- _THE PROBLEM_
Write out the listing below exactly, beginning at its first line and ending with the line that contains "event 9: t=61: SET z = -8".

- _MATERIAL PROVIDED_
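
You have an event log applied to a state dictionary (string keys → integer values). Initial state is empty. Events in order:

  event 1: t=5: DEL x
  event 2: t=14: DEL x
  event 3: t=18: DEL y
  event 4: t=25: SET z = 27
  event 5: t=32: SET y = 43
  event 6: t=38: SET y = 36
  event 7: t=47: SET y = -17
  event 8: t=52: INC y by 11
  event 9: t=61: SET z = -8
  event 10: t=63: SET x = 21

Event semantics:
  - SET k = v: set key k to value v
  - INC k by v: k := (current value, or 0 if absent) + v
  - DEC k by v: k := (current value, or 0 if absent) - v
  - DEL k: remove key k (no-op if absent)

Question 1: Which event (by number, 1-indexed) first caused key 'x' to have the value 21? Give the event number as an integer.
Answer: 10

Derivation:
Looking for first event where x becomes 21:
  event 10: x (absent) -> 21  <-- first match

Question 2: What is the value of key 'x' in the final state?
Track key 'x' through all 10 events:
  event 1 (t=5: DEL x): x (absent) -> (absent)
  event 2 (t=14: DEL x): x (absent) -> (absent)
  event 3 (t=18: DEL y): x unchanged
  event 4 (t=25: SET z = 27): x unchanged
  event 5 (t=32: SET y = 43): x unchanged
  event 6 (t=38: SET y = 36): x unchanged
  event 7 (t=47: SET y = -17): x unchanged
  event 8 (t=52: INC y by 11): x unchanged
  event 9 (t=61: SET z = -8): x unchanged
  event 10 (t=63: SET x = 21): x (absent) -> 21
Final: x = 21

Answer: 21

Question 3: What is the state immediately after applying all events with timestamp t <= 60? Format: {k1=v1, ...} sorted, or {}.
Apply events with t <= 60 (8 events):
  after event 1 (t=5: DEL x): {}
  after event 2 (t=14: DEL x): {}
  after event 3 (t=18: DEL y): {}
  after event 4 (t=25: SET z = 27): {z=27}
  after event 5 (t=32: SET y = 43): {y=43, z=27}
  after event 6 (t=38: SET y = 36): {y=36, z=27}
  after event 7 (t=47: SET y = -17): {y=-17, z=27}
  after event 8 (t=52: INC y by 11): {y=-6, z=27}

Answer: {y=-6, z=27}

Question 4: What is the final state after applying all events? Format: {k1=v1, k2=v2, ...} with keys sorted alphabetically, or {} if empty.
  after event 1 (t=5: DEL x): {}
  after event 2 (t=14: DEL x): {}
  after event 3 (t=18: DEL y): {}
  after event 4 (t=25: SET z = 27): {z=27}
  after event 5 (t=32: SET y = 43): {y=43, z=27}
  after event 6 (t=38: SET y = 36): {y=36, z=27}
  after event 7 (t=47: SET y = -17): {y=-17, z=27}
  after event 8 (t=52: INC y by 11): {y=-6, z=27}
  after event 9 (t=61: SET z = -8): {y=-6, z=-8}
  after event 10 (t=63: SET x = 21): {x=21, y=-6, z=-8}

Answer: {x=21, y=-6, z=-8}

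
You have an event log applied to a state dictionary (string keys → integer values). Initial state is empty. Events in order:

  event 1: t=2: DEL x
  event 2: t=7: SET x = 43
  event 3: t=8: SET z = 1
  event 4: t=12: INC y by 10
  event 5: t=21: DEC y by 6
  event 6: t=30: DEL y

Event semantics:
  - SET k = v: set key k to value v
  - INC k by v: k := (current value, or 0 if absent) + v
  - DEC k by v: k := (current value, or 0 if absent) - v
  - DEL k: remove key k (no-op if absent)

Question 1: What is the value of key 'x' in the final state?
Answer: 43

Derivation:
Track key 'x' through all 6 events:
  event 1 (t=2: DEL x): x (absent) -> (absent)
  event 2 (t=7: SET x = 43): x (absent) -> 43
  event 3 (t=8: SET z = 1): x unchanged
  event 4 (t=12: INC y by 10): x unchanged
  event 5 (t=21: DEC y by 6): x unchanged
  event 6 (t=30: DEL y): x unchanged
Final: x = 43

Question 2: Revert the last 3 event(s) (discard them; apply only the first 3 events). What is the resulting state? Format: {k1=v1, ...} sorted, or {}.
Answer: {x=43, z=1}

Derivation:
Keep first 3 events (discard last 3):
  after event 1 (t=2: DEL x): {}
  after event 2 (t=7: SET x = 43): {x=43}
  after event 3 (t=8: SET z = 1): {x=43, z=1}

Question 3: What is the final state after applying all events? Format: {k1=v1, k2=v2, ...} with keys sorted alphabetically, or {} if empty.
  after event 1 (t=2: DEL x): {}
  after event 2 (t=7: SET x = 43): {x=43}
  after event 3 (t=8: SET z = 1): {x=43, z=1}
  after event 4 (t=12: INC y by 10): {x=43, y=10, z=1}
  after event 5 (t=21: DEC y by 6): {x=43, y=4, z=1}
  after event 6 (t=30: DEL y): {x=43, z=1}

Answer: {x=43, z=1}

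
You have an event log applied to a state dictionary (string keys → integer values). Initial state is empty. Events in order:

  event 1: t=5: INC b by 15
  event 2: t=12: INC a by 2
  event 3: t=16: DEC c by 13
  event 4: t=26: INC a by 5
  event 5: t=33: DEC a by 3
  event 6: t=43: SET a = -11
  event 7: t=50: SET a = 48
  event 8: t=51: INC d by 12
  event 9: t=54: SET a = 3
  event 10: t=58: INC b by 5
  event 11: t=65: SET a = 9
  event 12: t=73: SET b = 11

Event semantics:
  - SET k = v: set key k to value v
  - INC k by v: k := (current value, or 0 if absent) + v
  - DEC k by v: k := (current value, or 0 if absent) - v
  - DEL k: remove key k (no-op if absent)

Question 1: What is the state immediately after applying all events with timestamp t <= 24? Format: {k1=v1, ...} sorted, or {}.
Answer: {a=2, b=15, c=-13}

Derivation:
Apply events with t <= 24 (3 events):
  after event 1 (t=5: INC b by 15): {b=15}
  after event 2 (t=12: INC a by 2): {a=2, b=15}
  after event 3 (t=16: DEC c by 13): {a=2, b=15, c=-13}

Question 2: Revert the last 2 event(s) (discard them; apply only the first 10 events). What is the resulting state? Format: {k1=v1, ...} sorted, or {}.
Answer: {a=3, b=20, c=-13, d=12}

Derivation:
Keep first 10 events (discard last 2):
  after event 1 (t=5: INC b by 15): {b=15}
  after event 2 (t=12: INC a by 2): {a=2, b=15}
  after event 3 (t=16: DEC c by 13): {a=2, b=15, c=-13}
  after event 4 (t=26: INC a by 5): {a=7, b=15, c=-13}
  after event 5 (t=33: DEC a by 3): {a=4, b=15, c=-13}
  after event 6 (t=43: SET a = -11): {a=-11, b=15, c=-13}
  after event 7 (t=50: SET a = 48): {a=48, b=15, c=-13}
  after event 8 (t=51: INC d by 12): {a=48, b=15, c=-13, d=12}
  after event 9 (t=54: SET a = 3): {a=3, b=15, c=-13, d=12}
  after event 10 (t=58: INC b by 5): {a=3, b=20, c=-13, d=12}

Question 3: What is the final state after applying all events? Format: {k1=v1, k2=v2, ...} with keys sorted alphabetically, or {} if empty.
  after event 1 (t=5: INC b by 15): {b=15}
  after event 2 (t=12: INC a by 2): {a=2, b=15}
  after event 3 (t=16: DEC c by 13): {a=2, b=15, c=-13}
  after event 4 (t=26: INC a by 5): {a=7, b=15, c=-13}
  after event 5 (t=33: DEC a by 3): {a=4, b=15, c=-13}
  after event 6 (t=43: SET a = -11): {a=-11, b=15, c=-13}
  after event 7 (t=50: SET a = 48): {a=48, b=15, c=-13}
  after event 8 (t=51: INC d by 12): {a=48, b=15, c=-13, d=12}
  after event 9 (t=54: SET a = 3): {a=3, b=15, c=-13, d=12}
  after event 10 (t=58: INC b by 5): {a=3, b=20, c=-13, d=12}
  after event 11 (t=65: SET a = 9): {a=9, b=20, c=-13, d=12}
  after event 12 (t=73: SET b = 11): {a=9, b=11, c=-13, d=12}

Answer: {a=9, b=11, c=-13, d=12}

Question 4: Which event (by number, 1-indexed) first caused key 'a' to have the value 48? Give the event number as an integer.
Answer: 7

Derivation:
Looking for first event where a becomes 48:
  event 2: a = 2
  event 3: a = 2
  event 4: a = 7
  event 5: a = 4
  event 6: a = -11
  event 7: a -11 -> 48  <-- first match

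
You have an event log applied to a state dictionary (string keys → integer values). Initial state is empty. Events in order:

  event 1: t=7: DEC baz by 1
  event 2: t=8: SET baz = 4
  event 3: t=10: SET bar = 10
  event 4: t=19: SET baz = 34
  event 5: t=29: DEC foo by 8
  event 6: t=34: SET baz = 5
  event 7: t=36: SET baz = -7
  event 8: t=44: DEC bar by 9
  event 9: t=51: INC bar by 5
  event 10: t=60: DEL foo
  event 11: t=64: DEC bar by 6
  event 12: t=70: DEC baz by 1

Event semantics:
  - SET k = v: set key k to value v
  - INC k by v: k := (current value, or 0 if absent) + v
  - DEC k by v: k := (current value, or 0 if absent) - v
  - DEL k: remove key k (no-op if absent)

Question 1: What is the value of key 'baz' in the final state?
Track key 'baz' through all 12 events:
  event 1 (t=7: DEC baz by 1): baz (absent) -> -1
  event 2 (t=8: SET baz = 4): baz -1 -> 4
  event 3 (t=10: SET bar = 10): baz unchanged
  event 4 (t=19: SET baz = 34): baz 4 -> 34
  event 5 (t=29: DEC foo by 8): baz unchanged
  event 6 (t=34: SET baz = 5): baz 34 -> 5
  event 7 (t=36: SET baz = -7): baz 5 -> -7
  event 8 (t=44: DEC bar by 9): baz unchanged
  event 9 (t=51: INC bar by 5): baz unchanged
  event 10 (t=60: DEL foo): baz unchanged
  event 11 (t=64: DEC bar by 6): baz unchanged
  event 12 (t=70: DEC baz by 1): baz -7 -> -8
Final: baz = -8

Answer: -8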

- _FINISHED EXERCISE_
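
You have an event log applied to a state dictionary (string keys → integer values). Initial state is empty. Events in order:

  event 1: t=5: DEL x
  event 2: t=14: DEL x
  event 3: t=18: DEL y
  event 4: t=25: SET z = 27
  event 5: t=32: SET y = 43
  event 6: t=38: SET y = 36
  event 7: t=47: SET y = -17
  event 8: t=52: INC y by 11
  event 9: t=61: SET z = -8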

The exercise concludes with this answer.